* **What is expected**
Give again, unaltered, the lines of the listing below that run from the line having "26, 68, 26, 59, 68, 59, 26, 22" through the line having "9, 6, 9, 0, 4]".

* **Record excerpts**
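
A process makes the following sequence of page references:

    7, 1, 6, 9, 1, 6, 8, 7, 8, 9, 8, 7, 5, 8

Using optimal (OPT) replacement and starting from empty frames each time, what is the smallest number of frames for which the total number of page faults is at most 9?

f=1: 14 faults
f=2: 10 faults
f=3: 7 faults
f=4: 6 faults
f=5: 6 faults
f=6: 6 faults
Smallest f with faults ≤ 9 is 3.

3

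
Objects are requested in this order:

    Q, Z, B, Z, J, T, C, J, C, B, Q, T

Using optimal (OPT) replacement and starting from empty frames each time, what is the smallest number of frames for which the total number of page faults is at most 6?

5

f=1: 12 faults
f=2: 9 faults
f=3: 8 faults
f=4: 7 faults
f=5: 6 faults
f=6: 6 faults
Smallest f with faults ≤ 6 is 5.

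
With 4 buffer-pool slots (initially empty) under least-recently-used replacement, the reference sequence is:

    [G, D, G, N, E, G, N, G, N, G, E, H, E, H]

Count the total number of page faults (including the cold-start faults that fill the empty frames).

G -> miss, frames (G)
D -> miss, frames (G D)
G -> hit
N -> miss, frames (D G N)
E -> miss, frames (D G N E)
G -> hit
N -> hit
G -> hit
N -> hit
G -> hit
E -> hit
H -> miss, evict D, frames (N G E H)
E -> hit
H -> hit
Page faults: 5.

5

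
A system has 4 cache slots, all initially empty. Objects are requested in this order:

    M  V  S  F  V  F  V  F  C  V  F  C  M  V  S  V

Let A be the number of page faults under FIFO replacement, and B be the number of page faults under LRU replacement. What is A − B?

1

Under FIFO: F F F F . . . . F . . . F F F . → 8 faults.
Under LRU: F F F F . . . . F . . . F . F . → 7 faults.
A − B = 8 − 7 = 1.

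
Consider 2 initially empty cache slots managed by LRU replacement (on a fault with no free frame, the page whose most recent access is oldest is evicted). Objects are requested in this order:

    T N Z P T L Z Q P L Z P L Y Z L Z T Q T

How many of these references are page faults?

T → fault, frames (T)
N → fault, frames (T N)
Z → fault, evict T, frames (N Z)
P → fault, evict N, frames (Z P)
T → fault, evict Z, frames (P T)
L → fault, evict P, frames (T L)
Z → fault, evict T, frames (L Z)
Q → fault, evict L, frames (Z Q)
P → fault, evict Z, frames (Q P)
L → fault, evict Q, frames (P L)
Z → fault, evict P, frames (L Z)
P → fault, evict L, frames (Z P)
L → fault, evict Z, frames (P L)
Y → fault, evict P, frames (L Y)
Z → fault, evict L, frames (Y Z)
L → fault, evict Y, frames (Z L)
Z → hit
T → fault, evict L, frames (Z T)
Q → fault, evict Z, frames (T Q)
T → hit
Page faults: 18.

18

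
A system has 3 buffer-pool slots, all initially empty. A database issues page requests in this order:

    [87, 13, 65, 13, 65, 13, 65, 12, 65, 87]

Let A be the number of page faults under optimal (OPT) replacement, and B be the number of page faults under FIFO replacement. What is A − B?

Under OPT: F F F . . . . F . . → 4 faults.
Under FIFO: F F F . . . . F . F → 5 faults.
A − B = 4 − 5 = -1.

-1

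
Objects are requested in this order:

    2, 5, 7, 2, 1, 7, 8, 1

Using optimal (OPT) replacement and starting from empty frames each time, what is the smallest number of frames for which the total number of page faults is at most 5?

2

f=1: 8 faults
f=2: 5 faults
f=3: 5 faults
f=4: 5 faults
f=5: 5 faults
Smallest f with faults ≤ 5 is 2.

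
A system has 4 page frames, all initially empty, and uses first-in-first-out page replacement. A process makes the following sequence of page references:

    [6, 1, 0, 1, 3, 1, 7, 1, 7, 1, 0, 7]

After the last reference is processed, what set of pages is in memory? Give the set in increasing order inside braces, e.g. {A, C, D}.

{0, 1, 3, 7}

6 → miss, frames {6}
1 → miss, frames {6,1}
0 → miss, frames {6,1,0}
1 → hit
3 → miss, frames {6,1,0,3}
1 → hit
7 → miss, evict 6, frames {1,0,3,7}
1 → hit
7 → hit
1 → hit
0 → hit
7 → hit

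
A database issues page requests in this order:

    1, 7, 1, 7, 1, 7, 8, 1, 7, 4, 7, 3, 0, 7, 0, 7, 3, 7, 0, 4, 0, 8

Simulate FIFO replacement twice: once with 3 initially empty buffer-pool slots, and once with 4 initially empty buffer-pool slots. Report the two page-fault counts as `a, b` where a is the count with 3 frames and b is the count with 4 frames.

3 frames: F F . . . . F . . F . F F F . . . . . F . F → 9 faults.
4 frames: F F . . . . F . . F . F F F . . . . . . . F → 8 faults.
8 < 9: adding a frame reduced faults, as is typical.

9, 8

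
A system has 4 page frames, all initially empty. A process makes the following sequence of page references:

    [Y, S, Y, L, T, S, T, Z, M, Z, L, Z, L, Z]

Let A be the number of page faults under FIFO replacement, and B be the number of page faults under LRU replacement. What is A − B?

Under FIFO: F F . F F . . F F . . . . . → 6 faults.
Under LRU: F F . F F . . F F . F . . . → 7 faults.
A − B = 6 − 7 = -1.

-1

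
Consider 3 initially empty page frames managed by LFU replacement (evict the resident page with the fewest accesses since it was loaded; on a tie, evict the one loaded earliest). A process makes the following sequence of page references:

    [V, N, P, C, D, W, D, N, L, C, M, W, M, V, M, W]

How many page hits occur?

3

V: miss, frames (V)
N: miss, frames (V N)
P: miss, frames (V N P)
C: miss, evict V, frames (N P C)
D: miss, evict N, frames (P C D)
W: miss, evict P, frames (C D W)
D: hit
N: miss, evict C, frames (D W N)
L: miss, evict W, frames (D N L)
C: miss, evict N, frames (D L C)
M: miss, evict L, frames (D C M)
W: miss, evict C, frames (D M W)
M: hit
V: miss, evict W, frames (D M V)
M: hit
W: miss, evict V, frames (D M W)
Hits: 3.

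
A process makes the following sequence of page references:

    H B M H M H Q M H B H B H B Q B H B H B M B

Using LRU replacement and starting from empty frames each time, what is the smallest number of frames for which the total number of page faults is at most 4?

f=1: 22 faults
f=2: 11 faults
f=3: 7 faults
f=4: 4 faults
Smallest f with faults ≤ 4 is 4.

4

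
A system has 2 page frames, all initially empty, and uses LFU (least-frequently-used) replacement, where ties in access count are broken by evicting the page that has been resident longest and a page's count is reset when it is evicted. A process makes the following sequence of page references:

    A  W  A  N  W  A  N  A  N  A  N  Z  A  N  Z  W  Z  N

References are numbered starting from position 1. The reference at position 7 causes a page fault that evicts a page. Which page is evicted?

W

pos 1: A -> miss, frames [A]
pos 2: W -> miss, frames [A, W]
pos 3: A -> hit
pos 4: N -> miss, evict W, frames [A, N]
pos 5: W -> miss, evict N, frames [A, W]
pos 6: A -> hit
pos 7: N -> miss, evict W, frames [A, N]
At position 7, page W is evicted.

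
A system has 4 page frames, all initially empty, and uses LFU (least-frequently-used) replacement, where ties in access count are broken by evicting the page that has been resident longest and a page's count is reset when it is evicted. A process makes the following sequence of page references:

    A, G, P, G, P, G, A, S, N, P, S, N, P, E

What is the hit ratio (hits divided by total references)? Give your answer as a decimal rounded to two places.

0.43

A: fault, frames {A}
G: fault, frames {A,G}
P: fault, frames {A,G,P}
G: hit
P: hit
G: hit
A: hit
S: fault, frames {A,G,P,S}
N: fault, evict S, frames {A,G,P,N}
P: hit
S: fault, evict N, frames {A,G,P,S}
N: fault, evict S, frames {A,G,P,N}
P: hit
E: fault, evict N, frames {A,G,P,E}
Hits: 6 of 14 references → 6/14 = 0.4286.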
* * *
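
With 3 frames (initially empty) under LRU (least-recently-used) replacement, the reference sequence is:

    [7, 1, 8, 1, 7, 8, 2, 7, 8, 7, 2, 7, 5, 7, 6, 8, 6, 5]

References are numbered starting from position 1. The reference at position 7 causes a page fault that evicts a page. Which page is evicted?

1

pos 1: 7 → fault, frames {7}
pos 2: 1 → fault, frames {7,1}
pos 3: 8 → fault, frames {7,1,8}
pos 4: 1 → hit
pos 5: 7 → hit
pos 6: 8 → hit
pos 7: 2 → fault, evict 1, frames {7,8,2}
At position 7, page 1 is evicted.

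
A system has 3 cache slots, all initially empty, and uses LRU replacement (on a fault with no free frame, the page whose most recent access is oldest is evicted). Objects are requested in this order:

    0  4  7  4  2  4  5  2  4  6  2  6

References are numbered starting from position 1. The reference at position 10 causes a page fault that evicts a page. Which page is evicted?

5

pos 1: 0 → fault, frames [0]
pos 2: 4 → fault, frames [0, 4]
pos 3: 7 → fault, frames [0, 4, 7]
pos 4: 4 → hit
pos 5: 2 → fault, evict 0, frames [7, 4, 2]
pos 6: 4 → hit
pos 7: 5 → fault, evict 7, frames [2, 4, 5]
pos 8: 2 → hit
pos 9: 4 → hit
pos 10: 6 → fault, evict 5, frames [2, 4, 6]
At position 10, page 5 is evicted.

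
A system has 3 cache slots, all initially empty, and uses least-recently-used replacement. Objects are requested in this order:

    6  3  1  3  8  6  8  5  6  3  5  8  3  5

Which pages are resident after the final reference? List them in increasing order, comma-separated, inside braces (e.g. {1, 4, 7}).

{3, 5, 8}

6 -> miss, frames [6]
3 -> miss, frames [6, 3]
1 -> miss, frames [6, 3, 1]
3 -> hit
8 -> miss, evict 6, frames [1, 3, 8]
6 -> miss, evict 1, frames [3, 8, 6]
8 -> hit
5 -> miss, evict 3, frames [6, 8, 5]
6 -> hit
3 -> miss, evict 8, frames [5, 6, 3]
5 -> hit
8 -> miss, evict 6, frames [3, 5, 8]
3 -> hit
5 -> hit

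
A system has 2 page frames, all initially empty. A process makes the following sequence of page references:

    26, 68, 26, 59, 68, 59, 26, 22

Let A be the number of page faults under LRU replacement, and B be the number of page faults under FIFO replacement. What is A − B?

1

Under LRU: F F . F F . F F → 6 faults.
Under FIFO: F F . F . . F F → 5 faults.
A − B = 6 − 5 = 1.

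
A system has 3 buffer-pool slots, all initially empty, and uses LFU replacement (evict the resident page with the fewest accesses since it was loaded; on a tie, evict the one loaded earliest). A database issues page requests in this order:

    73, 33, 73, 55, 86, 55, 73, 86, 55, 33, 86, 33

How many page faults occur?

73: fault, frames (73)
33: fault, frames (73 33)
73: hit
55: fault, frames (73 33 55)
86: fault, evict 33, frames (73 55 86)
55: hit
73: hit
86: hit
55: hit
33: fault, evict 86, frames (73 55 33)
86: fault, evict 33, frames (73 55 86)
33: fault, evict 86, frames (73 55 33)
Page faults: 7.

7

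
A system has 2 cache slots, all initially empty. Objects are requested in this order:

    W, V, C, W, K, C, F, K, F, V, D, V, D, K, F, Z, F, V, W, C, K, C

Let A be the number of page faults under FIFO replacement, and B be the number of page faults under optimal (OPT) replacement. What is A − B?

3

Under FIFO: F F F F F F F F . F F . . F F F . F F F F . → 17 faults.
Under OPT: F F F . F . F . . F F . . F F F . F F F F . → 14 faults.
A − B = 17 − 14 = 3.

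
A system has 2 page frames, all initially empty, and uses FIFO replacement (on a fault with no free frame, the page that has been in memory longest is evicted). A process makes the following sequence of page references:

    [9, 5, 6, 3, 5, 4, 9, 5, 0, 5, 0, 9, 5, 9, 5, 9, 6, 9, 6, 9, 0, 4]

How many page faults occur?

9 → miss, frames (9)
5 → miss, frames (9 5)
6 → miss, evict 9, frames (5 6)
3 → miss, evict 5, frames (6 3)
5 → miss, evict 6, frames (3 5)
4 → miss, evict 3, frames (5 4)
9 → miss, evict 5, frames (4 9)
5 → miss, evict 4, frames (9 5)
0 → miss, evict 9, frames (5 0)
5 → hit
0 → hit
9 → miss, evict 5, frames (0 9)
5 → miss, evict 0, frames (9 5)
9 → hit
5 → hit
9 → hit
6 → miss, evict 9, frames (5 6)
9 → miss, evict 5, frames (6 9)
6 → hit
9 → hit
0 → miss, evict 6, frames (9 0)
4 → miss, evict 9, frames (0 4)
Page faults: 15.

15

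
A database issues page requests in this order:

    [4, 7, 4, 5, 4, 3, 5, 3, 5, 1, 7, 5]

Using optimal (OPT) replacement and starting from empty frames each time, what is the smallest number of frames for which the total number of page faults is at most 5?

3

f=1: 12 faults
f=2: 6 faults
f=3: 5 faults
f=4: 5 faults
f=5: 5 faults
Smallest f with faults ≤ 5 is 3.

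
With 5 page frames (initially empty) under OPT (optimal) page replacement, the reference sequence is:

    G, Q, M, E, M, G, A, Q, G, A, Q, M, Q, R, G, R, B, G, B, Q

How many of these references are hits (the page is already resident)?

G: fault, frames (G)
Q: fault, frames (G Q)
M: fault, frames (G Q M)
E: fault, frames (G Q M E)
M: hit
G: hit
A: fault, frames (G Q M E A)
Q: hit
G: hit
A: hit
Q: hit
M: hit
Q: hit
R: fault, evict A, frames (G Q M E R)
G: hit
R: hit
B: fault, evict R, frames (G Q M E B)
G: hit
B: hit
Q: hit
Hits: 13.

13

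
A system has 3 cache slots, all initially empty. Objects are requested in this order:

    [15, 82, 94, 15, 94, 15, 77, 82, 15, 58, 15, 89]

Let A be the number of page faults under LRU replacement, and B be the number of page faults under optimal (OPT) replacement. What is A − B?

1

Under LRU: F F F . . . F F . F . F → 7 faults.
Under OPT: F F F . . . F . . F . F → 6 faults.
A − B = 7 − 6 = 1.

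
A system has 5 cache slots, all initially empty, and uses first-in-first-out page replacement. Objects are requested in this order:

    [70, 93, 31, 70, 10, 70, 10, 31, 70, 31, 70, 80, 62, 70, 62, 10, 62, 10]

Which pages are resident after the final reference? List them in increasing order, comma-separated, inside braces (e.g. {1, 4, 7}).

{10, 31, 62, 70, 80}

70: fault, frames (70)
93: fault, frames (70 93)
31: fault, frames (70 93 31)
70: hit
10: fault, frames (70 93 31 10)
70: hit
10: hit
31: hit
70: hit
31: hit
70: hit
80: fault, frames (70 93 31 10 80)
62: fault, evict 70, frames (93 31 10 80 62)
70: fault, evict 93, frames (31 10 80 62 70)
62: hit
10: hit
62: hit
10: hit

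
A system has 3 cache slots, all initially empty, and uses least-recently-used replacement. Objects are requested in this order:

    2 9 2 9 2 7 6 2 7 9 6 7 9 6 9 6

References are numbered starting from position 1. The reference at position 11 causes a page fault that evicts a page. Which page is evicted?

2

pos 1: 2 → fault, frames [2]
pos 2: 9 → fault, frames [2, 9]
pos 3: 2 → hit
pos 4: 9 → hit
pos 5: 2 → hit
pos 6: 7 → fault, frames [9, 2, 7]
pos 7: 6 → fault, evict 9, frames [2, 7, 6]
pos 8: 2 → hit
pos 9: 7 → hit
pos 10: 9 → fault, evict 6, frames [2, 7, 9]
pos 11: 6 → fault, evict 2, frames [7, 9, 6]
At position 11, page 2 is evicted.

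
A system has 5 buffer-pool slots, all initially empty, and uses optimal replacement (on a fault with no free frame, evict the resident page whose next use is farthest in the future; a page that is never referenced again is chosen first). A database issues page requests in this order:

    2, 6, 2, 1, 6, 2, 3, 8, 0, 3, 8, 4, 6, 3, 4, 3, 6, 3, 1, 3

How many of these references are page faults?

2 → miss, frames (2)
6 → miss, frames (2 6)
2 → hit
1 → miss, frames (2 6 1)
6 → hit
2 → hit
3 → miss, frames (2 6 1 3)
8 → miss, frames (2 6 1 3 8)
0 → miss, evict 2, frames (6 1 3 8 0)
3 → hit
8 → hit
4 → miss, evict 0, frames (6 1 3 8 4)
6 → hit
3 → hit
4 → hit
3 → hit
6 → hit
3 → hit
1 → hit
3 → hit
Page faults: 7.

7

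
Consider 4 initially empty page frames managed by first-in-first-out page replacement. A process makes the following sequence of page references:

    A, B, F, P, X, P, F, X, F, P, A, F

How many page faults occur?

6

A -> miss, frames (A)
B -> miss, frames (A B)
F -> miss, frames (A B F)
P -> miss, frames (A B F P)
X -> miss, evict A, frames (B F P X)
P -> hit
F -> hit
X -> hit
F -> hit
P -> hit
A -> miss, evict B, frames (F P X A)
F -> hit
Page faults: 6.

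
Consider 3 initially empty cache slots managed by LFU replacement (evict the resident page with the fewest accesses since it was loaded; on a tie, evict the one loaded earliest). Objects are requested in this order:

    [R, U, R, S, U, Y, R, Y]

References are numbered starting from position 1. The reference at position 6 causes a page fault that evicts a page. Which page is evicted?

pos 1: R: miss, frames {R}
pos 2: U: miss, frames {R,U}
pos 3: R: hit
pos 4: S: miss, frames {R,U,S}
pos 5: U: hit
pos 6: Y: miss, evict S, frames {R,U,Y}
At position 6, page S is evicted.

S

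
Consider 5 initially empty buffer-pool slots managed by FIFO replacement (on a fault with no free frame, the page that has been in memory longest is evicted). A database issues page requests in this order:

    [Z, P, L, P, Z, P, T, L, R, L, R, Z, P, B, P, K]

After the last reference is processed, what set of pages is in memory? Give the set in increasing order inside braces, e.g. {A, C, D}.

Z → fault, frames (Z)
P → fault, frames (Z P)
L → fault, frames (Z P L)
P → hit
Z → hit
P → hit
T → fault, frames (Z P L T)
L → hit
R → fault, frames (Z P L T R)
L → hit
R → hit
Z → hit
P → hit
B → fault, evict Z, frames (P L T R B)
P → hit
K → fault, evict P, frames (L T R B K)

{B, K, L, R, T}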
---
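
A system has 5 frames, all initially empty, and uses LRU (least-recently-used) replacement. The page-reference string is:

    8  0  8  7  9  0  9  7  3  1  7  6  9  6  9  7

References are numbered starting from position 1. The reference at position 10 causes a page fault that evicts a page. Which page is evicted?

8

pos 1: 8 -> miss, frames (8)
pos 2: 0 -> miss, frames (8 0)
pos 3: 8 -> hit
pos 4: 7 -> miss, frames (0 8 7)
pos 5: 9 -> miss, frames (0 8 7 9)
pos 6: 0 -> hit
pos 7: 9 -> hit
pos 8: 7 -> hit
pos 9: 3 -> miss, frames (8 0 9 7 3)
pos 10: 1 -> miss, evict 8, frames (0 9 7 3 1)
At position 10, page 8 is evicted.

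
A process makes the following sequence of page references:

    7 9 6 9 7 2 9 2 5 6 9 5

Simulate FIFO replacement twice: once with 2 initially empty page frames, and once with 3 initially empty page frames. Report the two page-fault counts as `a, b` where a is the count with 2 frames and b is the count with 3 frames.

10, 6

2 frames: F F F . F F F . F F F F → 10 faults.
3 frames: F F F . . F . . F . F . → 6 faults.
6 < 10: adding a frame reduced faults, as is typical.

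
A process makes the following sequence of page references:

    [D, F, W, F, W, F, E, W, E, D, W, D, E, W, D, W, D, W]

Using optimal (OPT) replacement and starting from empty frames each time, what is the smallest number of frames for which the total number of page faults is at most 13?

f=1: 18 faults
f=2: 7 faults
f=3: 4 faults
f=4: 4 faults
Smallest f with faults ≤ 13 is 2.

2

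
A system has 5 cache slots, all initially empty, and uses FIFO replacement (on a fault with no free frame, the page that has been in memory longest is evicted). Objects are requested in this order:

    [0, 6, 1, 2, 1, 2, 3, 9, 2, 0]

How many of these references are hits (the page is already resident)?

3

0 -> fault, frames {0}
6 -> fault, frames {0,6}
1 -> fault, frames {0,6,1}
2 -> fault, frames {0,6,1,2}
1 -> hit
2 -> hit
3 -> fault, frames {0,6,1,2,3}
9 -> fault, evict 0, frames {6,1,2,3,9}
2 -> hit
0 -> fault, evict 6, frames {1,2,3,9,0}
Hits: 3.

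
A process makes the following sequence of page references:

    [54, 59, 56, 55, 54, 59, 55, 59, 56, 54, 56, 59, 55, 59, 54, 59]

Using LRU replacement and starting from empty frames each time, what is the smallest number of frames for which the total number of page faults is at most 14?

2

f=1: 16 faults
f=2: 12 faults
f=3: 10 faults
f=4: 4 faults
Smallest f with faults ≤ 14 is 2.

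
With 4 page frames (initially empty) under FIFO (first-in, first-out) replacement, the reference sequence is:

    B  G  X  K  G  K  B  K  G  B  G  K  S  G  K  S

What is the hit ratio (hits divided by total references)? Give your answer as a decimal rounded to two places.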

* **Output for this task**
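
    26, 68, 26, 59, 68, 59, 26, 22

Let A be the number of page faults under LRU replacement, and B be the number of page faults under FIFO replacement. What is A − B?

1

Under LRU: F F . F F . F F → 6 faults.
Under FIFO: F F . F . . F F → 5 faults.
A − B = 6 − 5 = 1.

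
A system has 3 buffer-pool slots, all initially empty, and uses LFU replacement (evict the resident page with the fewest accesses since it was loaded; on a tie, evict the one loaded earliest). A database issues page requests in this order:

    73, 33, 73, 55, 86, 55, 73, 86, 55, 33, 86, 33

How many page faults occur?

73: fault, frames (73)
33: fault, frames (73 33)
73: hit
55: fault, frames (73 33 55)
86: fault, evict 33, frames (73 55 86)
55: hit
73: hit
86: hit
55: hit
33: fault, evict 86, frames (73 55 33)
86: fault, evict 33, frames (73 55 86)
33: fault, evict 86, frames (73 55 33)
Page faults: 7.

7

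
A system has 2 cache slots, all initially empty. Objects are requested in this order:

    W, V, C, W, K, C, F, K, F, V, D, V, D, K, F, Z, F, V, W, C, K, C

Let A be the number of page faults under FIFO replacement, and B be the number of page faults under optimal (OPT) replacement. What is A − B?

3

Under FIFO: F F F F F F F F . F F . . F F F . F F F F . → 17 faults.
Under OPT: F F F . F . F . . F F . . F F F . F F F F . → 14 faults.
A − B = 17 − 14 = 3.

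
A system has 2 page frames, all initially empty, and uses FIFO replacement (on a fault with no free frame, the page that has been in memory longest is evicted). A process makes the following sequence of page references:

    [9, 5, 6, 3, 5, 4, 9, 5, 0, 5, 0, 9, 5, 9, 5, 9, 6, 9, 6, 9, 0, 4]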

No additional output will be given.